> _WHAT YOU HAVE TO DO_: Exactly reproduce the lines from the top of the entries below through the line containing "9 friends: Pho", with both ends included.

> _Saved data entries_:
※ ※ ※
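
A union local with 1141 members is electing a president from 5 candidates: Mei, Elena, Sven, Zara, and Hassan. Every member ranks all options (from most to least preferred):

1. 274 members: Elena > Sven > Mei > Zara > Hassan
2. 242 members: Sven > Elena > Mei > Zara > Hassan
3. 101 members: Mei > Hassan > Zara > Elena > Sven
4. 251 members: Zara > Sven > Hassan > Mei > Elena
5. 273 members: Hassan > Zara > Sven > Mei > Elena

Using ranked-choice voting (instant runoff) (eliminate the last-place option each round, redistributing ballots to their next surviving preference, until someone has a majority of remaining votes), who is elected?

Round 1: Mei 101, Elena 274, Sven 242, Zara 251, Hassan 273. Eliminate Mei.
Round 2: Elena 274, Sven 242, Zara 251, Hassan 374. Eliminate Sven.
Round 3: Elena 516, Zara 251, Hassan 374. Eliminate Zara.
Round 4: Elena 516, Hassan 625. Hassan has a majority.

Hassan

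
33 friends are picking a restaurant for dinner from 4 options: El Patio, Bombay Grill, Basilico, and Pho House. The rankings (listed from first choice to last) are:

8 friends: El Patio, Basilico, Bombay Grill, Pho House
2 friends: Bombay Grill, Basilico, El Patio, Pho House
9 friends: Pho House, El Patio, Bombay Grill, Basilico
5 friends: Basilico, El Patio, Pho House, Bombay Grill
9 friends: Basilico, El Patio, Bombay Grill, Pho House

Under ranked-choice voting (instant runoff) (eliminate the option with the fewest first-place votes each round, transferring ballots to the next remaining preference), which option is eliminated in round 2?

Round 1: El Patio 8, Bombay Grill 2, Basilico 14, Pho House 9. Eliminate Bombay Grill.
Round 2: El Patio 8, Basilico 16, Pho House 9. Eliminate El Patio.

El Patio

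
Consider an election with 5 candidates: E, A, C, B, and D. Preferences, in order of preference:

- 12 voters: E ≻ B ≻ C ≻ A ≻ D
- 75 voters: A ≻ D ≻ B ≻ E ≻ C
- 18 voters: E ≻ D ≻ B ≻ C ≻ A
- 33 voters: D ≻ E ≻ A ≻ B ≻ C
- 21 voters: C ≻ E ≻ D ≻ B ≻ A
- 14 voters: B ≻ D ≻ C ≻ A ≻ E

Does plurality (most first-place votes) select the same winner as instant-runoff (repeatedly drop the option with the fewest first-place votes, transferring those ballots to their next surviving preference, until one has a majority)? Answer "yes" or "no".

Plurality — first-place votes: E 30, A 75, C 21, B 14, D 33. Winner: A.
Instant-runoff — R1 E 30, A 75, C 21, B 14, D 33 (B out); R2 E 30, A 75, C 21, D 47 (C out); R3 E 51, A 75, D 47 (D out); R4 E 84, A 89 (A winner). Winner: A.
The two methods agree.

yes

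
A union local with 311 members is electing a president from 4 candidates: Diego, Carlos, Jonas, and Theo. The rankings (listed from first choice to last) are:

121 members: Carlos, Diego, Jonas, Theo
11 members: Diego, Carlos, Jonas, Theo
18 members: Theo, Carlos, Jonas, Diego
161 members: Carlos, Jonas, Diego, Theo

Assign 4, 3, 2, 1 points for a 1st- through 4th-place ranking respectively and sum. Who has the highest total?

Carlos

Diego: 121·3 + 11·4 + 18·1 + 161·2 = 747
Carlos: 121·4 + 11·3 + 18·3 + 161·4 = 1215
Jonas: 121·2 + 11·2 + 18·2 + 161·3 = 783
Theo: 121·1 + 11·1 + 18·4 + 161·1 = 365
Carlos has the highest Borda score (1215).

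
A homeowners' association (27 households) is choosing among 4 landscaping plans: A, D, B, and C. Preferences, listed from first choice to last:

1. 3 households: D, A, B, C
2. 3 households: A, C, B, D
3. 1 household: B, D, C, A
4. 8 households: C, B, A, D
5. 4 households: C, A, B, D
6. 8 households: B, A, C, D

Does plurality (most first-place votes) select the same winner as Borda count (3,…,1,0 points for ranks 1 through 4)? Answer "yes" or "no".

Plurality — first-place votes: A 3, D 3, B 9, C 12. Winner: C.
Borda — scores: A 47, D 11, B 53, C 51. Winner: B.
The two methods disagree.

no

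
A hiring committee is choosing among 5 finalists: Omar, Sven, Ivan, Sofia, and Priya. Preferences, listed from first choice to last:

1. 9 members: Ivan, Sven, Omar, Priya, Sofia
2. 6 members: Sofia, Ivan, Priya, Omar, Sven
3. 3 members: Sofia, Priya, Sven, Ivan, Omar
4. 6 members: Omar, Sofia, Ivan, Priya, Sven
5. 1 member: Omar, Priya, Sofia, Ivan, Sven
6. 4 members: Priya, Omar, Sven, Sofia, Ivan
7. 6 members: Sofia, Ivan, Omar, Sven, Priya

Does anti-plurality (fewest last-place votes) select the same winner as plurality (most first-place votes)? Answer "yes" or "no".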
※ ※ ※
> _EXERCISE RESPONSE_:
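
A union local with 1141 members is electing a president from 5 candidates: Mei, Elena, Sven, Zara, and Hassan. Every member ranks all options (from most to least preferred):

1. 274 members: Elena > Sven > Mei > Zara > Hassan
2. 242 members: Sven > Elena > Mei > Zara > Hassan
3. 101 members: Mei > Hassan > Zara > Elena > Sven
4. 251 members: Zara > Sven > Hassan > Mei > Elena
5. 273 members: Hassan > Zara > Sven > Mei > Elena

Using ranked-choice voting (instant runoff) (eliminate the last-place option each round, redistributing ballots to their next surviving preference, until someone has a majority of remaining votes), who is elected?

Round 1: Mei 101, Elena 274, Sven 242, Zara 251, Hassan 273. Eliminate Mei.
Round 2: Elena 274, Sven 242, Zara 251, Hassan 374. Eliminate Sven.
Round 3: Elena 516, Zara 251, Hassan 374. Eliminate Zara.
Round 4: Elena 516, Hassan 625. Hassan has a majority.

Hassan

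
33 friends are picking a restaurant for dinner from 4 options: El Patio, Bombay Grill, Basilico, and Pho House. The rankings (listed from first choice to last) are:

8 friends: El Patio, Basilico, Bombay Grill, Pho House
2 friends: Bombay Grill, Basilico, El Patio, Pho House
9 friends: Pho House, El Patio, Bombay Grill, Basilico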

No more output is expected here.